### [EXERCISE OBJECTIVE]
Every record, from the first line to the last, needs to be given again exactly.

### [DATA FOR ANALYSIS]
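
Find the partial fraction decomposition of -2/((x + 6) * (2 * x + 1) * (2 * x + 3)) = 2/(9*(2*x + 3)) - 2/(11*(2*x + 1)) - 2/(99*(x + 6))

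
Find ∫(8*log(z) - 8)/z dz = 4*(log(z) - 1)^2 + C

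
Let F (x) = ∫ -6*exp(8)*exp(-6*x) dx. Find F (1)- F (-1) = -exp(14) + exp(2)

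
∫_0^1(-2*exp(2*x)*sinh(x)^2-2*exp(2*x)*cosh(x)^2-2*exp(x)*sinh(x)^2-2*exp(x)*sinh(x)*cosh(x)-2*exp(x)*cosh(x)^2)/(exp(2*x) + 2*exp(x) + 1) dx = -E*sinh(2)/(1 + E)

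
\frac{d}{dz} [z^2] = 2*z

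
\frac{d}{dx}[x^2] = 2*x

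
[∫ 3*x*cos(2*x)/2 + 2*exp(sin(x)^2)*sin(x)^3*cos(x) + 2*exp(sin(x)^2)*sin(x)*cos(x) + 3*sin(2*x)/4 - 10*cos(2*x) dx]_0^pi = 0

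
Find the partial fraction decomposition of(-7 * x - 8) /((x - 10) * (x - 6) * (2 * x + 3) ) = 2/(69*(2*x + 3)) + 5/(6*(x - 6)) - 39/(46*(x - 10))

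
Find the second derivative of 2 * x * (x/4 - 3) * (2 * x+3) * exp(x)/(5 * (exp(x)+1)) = (-2*x^3*exp(2*x) + 2*x^3*exp(x) + 33*x^2*exp(2*x) - 9*x^2*exp(x) + 12*x*exp(3*x) - 24*x*exp(2*x) - 108*x*exp(x) - 42*exp(3*x) - 156*exp(2*x) - 114*exp(x))/(10*exp(3*x) + 30*exp(2*x) + 30*exp(x) + 10)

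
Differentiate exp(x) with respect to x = exp(x)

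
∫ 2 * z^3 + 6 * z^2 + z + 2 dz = z^4/2 + 2*z^3 + z^2/2 + 2*z + C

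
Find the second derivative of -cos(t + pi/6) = cos(t + pi/6)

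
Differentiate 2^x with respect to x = 2^x*log(2)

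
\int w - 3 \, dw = w^2/2 - 3*w + C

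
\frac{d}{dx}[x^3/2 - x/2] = 3*x^2/2 - 1/2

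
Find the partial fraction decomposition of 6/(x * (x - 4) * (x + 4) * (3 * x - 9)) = -1/(112*(x + 4)) - 2/(21*(x - 3)) + 1/(16*(x - 4)) + 1/(24*x)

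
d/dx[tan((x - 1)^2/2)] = x*tan(x^2/2 - x + 1/2)^2 + x - tan(x^2/2 - x + 1/2)^2 - 1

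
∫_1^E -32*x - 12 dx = -4*E*(3 + 4*E) + 28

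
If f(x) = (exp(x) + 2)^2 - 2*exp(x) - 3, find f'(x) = 2*exp(2*x) + 2*exp(x)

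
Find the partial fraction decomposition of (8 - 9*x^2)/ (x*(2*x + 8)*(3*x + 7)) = 369/(70*(3*x + 7)) - 17/(5*(x + 4)) + 1/(7*x)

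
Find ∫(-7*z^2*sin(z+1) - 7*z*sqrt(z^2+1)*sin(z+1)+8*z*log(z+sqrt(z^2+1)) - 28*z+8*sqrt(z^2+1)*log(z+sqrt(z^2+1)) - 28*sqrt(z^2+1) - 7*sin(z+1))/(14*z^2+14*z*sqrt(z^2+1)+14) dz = 2*log(z + sqrt(z^2 + 1))^2/7 - 2*log(z + sqrt(z^2 + 1)) + cos(z + 1)/2 + C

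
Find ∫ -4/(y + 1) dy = -4*log(y + 1) + C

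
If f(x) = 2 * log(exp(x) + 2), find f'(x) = 2*exp(x)/(exp(x) + 2)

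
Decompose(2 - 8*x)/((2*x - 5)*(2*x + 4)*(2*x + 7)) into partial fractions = 5/(6*(2*x + 7)) - 1/(6*(2*x - 5)) - 1/(3*(x + 2))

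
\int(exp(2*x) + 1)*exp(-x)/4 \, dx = sinh(x)/2 + C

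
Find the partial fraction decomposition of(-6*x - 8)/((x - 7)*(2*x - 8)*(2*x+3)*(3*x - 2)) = -81/(1235*(3*x - 2)) - 4/(2431*(2*x + 3)) + 8/(165*(x - 4)) - 25/(969*(x - 7))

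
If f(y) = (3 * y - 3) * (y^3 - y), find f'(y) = 12*y^3 - 9*y^2 - 6*y + 3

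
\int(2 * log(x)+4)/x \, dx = (log(x) + 2)^2 + C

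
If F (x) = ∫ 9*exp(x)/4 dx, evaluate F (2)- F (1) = -9*E/4 + 9*exp(2)/4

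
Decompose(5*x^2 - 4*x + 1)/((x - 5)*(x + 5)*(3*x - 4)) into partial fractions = -41/(209*(3*x - 4)) + 73/(95*(x + 5)) + 53/(55*(x - 5))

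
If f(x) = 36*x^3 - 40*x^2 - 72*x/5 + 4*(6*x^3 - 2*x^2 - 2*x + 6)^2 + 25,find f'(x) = 864*x^5 - 480*x^4 - 320*x^3 + 1068*x^2 - 240*x - 552/5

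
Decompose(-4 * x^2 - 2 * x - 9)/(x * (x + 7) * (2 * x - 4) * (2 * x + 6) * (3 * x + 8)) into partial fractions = -2601/(5824*(3*x + 8)) - 191/(13104*(x + 7)) + 13/(80*(x + 3)) - 29/(5040*(x - 2)) + 3/(448*x)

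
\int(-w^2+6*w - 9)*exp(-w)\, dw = ((w - 2)^2 + 1)*exp(-w) + C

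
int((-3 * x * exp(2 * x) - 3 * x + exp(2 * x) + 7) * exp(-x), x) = -2*(3*x - 4)*sinh(x) + C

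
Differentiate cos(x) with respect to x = -sin(x)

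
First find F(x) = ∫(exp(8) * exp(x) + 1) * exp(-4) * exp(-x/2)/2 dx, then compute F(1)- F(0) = -exp(4) - exp(-9/2) + exp(-4) + exp(9/2)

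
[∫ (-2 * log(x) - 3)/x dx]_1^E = -4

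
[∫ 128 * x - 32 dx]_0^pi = -32*pi + 64*pi^2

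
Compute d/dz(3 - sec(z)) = -tan(z)*sec(z)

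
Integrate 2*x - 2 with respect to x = x^2 - 2*x + C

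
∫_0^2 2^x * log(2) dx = 3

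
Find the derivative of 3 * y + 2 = 3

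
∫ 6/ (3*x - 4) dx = 2*log(3*x - 4) + C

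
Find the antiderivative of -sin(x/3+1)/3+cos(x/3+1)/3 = sqrt(2)*sin(x/3 + pi/4 + 1) + C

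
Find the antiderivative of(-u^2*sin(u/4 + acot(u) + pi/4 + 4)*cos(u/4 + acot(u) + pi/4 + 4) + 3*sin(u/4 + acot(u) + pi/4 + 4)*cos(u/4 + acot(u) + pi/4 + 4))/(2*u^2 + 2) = cos(u/4 + acot(u) + pi/4 + 4)^2 + C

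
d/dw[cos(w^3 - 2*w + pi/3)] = (2 - 3*w^2)*cos(-w^3 + 2*w + pi/6)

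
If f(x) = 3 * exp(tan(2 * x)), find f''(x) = 12*(tan(2*x) + 1)^2*exp(tan(2*x))/cos(2*x)^2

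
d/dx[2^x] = 2^x*log(2)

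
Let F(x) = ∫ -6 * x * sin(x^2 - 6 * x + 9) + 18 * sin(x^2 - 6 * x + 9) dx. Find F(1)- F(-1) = 3*cos(4) - 3*cos(16)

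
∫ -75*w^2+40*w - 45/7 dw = -25*w^3 + 20*w^2 - 45*w/7 + C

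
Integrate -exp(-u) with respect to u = exp(-u) + C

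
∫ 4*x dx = 2*x^2 + C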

### [ANSWER TO THIS PROBLEM]
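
Find the partial fraction decomposition of -2/((x + 6) * (2 * x + 1) * (2 * x + 3)) = 2/(9*(2*x + 3)) - 2/(11*(2*x + 1)) - 2/(99*(x + 6))

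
Find ∫(8*log(z) - 8)/z dz = 4*(log(z) - 1)^2 + C

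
Let F (x) = ∫ -6*exp(8)*exp(-6*x) dx. Find F (1)- F (-1) = -exp(14) + exp(2)

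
∫_0^1(-2*exp(2*x)*sinh(x)^2-2*exp(2*x)*cosh(x)^2-2*exp(x)*sinh(x)^2-2*exp(x)*sinh(x)*cosh(x)-2*exp(x)*cosh(x)^2)/(exp(2*x) + 2*exp(x) + 1) dx = -E*sinh(2)/(1 + E)

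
\frac{d}{dz} [z^2] = 2*z

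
\frac{d}{dx}[x^2] = 2*x

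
[∫ 3*x*cos(2*x)/2 + 2*exp(sin(x)^2)*sin(x)^3*cos(x) + 2*exp(sin(x)^2)*sin(x)*cos(x) + 3*sin(2*x)/4 - 10*cos(2*x) dx]_0^pi = 0

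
Find the partial fraction decomposition of(-7 * x - 8) /((x - 10) * (x - 6) * (2 * x + 3) ) = 2/(69*(2*x + 3)) + 5/(6*(x - 6)) - 39/(46*(x - 10))

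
Find the second derivative of 2 * x * (x/4 - 3) * (2 * x+3) * exp(x)/(5 * (exp(x)+1)) = (-2*x^3*exp(2*x) + 2*x^3*exp(x) + 33*x^2*exp(2*x) - 9*x^2*exp(x) + 12*x*exp(3*x) - 24*x*exp(2*x) - 108*x*exp(x) - 42*exp(3*x) - 156*exp(2*x) - 114*exp(x))/(10*exp(3*x) + 30*exp(2*x) + 30*exp(x) + 10)

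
Differentiate exp(x) with respect to x = exp(x)

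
∫ 2 * z^3 + 6 * z^2 + z + 2 dz = z^4/2 + 2*z^3 + z^2/2 + 2*z + C

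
Find the second derivative of -cos(t + pi/6) = cos(t + pi/6)

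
Differentiate 2^x with respect to x = 2^x*log(2)

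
\int w - 3 \, dw = w^2/2 - 3*w + C

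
\frac{d}{dx}[x^3/2 - x/2] = 3*x^2/2 - 1/2

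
Find the partial fraction decomposition of 6/(x * (x - 4) * (x + 4) * (3 * x - 9)) = -1/(112*(x + 4)) - 2/(21*(x - 3)) + 1/(16*(x - 4)) + 1/(24*x)

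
d/dx[tan((x - 1)^2/2)] = x*tan(x^2/2 - x + 1/2)^2 + x - tan(x^2/2 - x + 1/2)^2 - 1

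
∫_1^E -32*x - 12 dx = -4*E*(3 + 4*E) + 28

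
If f(x) = (exp(x) + 2)^2 - 2*exp(x) - 3, find f'(x) = 2*exp(2*x) + 2*exp(x)

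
Find the partial fraction decomposition of (8 - 9*x^2)/ (x*(2*x + 8)*(3*x + 7)) = 369/(70*(3*x + 7)) - 17/(5*(x + 4)) + 1/(7*x)

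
Find ∫(-7*z^2*sin(z+1) - 7*z*sqrt(z^2+1)*sin(z+1)+8*z*log(z+sqrt(z^2+1)) - 28*z+8*sqrt(z^2+1)*log(z+sqrt(z^2+1)) - 28*sqrt(z^2+1) - 7*sin(z+1))/(14*z^2+14*z*sqrt(z^2+1)+14) dz = 2*log(z + sqrt(z^2 + 1))^2/7 - 2*log(z + sqrt(z^2 + 1)) + cos(z + 1)/2 + C

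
Find ∫ -4/(y + 1) dy = -4*log(y + 1) + C

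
If f(x) = 2 * log(exp(x) + 2), find f'(x) = 2*exp(x)/(exp(x) + 2)

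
Decompose(2 - 8*x)/((2*x - 5)*(2*x + 4)*(2*x + 7)) into partial fractions = 5/(6*(2*x + 7)) - 1/(6*(2*x - 5)) - 1/(3*(x + 2))

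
\int(exp(2*x) + 1)*exp(-x)/4 \, dx = sinh(x)/2 + C

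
Find the partial fraction decomposition of(-6*x - 8)/((x - 7)*(2*x - 8)*(2*x+3)*(3*x - 2)) = -81/(1235*(3*x - 2)) - 4/(2431*(2*x + 3)) + 8/(165*(x - 4)) - 25/(969*(x - 7))

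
If f(y) = (3 * y - 3) * (y^3 - y), find f'(y) = 12*y^3 - 9*y^2 - 6*y + 3

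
\int(2 * log(x)+4)/x \, dx = (log(x) + 2)^2 + C

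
If F (x) = ∫ 9*exp(x)/4 dx, evaluate F (2)- F (1) = -9*E/4 + 9*exp(2)/4

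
Decompose(5*x^2 - 4*x + 1)/((x - 5)*(x + 5)*(3*x - 4)) into partial fractions = -41/(209*(3*x - 4)) + 73/(95*(x + 5)) + 53/(55*(x - 5))

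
If f(x) = 36*x^3 - 40*x^2 - 72*x/5 + 4*(6*x^3 - 2*x^2 - 2*x + 6)^2 + 25,find f'(x) = 864*x^5 - 480*x^4 - 320*x^3 + 1068*x^2 - 240*x - 552/5

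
Decompose(-4 * x^2 - 2 * x - 9)/(x * (x + 7) * (2 * x - 4) * (2 * x + 6) * (3 * x + 8)) into partial fractions = -2601/(5824*(3*x + 8)) - 191/(13104*(x + 7)) + 13/(80*(x + 3)) - 29/(5040*(x - 2)) + 3/(448*x)

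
\int(-w^2+6*w - 9)*exp(-w)\, dw = ((w - 2)^2 + 1)*exp(-w) + C

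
int((-3 * x * exp(2 * x) - 3 * x + exp(2 * x) + 7) * exp(-x), x) = -2*(3*x - 4)*sinh(x) + C

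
Differentiate cos(x) with respect to x = -sin(x)

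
First find F(x) = ∫(exp(8) * exp(x) + 1) * exp(-4) * exp(-x/2)/2 dx, then compute F(1)- F(0) = -exp(4) - exp(-9/2) + exp(-4) + exp(9/2)

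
[∫ (-2 * log(x) - 3)/x dx]_1^E = -4

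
[∫ 128 * x - 32 dx]_0^pi = -32*pi + 64*pi^2

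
Compute d/dz(3 - sec(z)) = -tan(z)*sec(z)

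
Integrate 2*x - 2 with respect to x = x^2 - 2*x + C

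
∫_0^2 2^x * log(2) dx = 3

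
Find the derivative of 3 * y + 2 = 3

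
∫ 6/ (3*x - 4) dx = 2*log(3*x - 4) + C

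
Find the antiderivative of -sin(x/3+1)/3+cos(x/3+1)/3 = sqrt(2)*sin(x/3 + pi/4 + 1) + C

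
Find the antiderivative of(-u^2*sin(u/4 + acot(u) + pi/4 + 4)*cos(u/4 + acot(u) + pi/4 + 4) + 3*sin(u/4 + acot(u) + pi/4 + 4)*cos(u/4 + acot(u) + pi/4 + 4))/(2*u^2 + 2) = cos(u/4 + acot(u) + pi/4 + 4)^2 + C

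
d/dw[cos(w^3 - 2*w + pi/3)] = (2 - 3*w^2)*cos(-w^3 + 2*w + pi/6)

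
If f(x) = 3 * exp(tan(2 * x)), find f''(x) = 12*(tan(2*x) + 1)^2*exp(tan(2*x))/cos(2*x)^2

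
d/dx[2^x] = 2^x*log(2)

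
Let F(x) = ∫ -6 * x * sin(x^2 - 6 * x + 9) + 18 * sin(x^2 - 6 * x + 9) dx. Find F(1)- F(-1) = 3*cos(4) - 3*cos(16)

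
∫ -75*w^2+40*w - 45/7 dw = -25*w^3 + 20*w^2 - 45*w/7 + C

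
Integrate -exp(-u) with respect to u = exp(-u) + C

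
∫ 4*x dx = 2*x^2 + C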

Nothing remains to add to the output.